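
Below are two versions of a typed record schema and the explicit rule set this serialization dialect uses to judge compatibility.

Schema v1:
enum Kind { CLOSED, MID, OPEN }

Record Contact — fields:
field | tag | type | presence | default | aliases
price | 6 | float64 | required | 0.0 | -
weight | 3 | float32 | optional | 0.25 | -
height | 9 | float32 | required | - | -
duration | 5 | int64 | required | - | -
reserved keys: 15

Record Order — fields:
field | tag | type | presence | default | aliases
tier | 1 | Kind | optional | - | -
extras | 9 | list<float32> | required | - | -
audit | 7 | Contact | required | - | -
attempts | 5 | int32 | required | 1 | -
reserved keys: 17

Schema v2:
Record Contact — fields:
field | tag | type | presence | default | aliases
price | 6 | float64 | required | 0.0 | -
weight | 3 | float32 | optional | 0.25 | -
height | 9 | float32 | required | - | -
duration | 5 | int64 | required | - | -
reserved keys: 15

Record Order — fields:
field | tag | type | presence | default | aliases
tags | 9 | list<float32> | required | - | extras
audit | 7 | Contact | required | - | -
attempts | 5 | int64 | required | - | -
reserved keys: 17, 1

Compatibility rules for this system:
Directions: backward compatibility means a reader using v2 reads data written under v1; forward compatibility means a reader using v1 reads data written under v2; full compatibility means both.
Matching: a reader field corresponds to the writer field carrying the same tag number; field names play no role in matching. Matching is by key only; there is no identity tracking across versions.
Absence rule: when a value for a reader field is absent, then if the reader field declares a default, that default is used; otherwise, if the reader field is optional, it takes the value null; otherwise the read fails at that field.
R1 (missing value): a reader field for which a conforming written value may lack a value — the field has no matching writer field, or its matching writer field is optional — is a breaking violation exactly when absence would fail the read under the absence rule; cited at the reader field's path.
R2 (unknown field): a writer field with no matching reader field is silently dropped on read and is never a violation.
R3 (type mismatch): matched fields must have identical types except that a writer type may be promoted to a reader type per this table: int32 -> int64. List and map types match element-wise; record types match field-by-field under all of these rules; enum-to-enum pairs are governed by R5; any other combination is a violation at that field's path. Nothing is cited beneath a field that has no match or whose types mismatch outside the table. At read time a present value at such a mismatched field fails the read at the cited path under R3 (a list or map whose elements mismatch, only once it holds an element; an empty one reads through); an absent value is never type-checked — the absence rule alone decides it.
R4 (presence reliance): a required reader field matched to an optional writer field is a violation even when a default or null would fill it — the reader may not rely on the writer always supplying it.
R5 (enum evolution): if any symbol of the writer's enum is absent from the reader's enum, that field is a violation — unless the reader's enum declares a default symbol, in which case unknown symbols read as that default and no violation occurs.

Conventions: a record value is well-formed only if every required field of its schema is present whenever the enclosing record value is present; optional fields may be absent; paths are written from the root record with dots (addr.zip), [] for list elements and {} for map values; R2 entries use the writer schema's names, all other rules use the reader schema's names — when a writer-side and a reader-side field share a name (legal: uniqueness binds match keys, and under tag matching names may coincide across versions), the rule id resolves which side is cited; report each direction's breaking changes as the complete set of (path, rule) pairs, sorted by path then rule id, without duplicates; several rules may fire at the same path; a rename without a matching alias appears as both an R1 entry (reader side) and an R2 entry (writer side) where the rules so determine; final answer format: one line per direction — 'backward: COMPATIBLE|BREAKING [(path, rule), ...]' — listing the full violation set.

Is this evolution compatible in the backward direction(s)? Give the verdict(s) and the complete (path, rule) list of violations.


each type pair in Order: writer, then reader
backward analysis of Order with v2 as reader and v1 as writer:
  tags: list<float32> -> list<float32>, writer required; from extras
  audit: Contact -> Contact, writer required; from audit
  attempts: int32 -> int64, writer required; from attempts
  tier (writer side), unknown to reader
  audit.price: float64 -> float64, writer required; from audit.price
  audit.weight: float32 -> float32, writer optional; from audit.weight
  audit.height: float32 -> float32, writer required; from audit.height
  audit.duration: int64 -> int64, writer required; from audit.duration
  nothing fires on Order: backward is COMPATIBLE
checking off the Order differences that do not matter here:
  removed field tier from record Order (its key 1 joins the reserved list) -> inert for the asked Order verdict: nothing fires
  field attempts in record Order: type int32 changed to int64 (its default is dropped) -> matters only for Order's forward compatibility — outside the asked direction
  renamed field extras to tags in record Order (alias extras declared on the renamed field) -> inert for the asked Order verdict: nothing fires

backward: COMPATIBLE []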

####

[Problem to work on]: Starting at the first line of the records above, please copy every line exactly through the line containing "tags | 9 | list<float32>", and stop there.

[Output below]:
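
Below are two versions of a typed record schema and the explicit rule set this serialization dialect uses to judge compatibility.

Schema v1:
enum Kind { CLOSED, MID, OPEN }

Record Contact — fields:
field | tag | type | presence | default | aliases
price | 6 | float64 | required | 0.0 | -
weight | 3 | float32 | optional | 0.25 | -
height | 9 | float32 | required | - | -
duration | 5 | int64 | required | - | -
reserved keys: 15

Record Order — fields:
field | tag | type | presence | default | aliases
tier | 1 | Kind | optional | - | -
extras | 9 | list<float32> | required | - | -
audit | 7 | Contact | required | - | -
attempts | 5 | int32 | required | 1 | -
reserved keys: 17

Schema v2:
Record Contact — fields:
field | tag | type | presence | default | aliases
price | 6 | float64 | required | 0.0 | -
weight | 3 | float32 | optional | 0.25 | -
height | 9 | float32 | required | - | -
duration | 5 | int64 | required | - | -
reserved keys: 15

Record Order — fields:
field | tag | type | presence | default | aliases
tags | 9 | list<float32> | required | - | extras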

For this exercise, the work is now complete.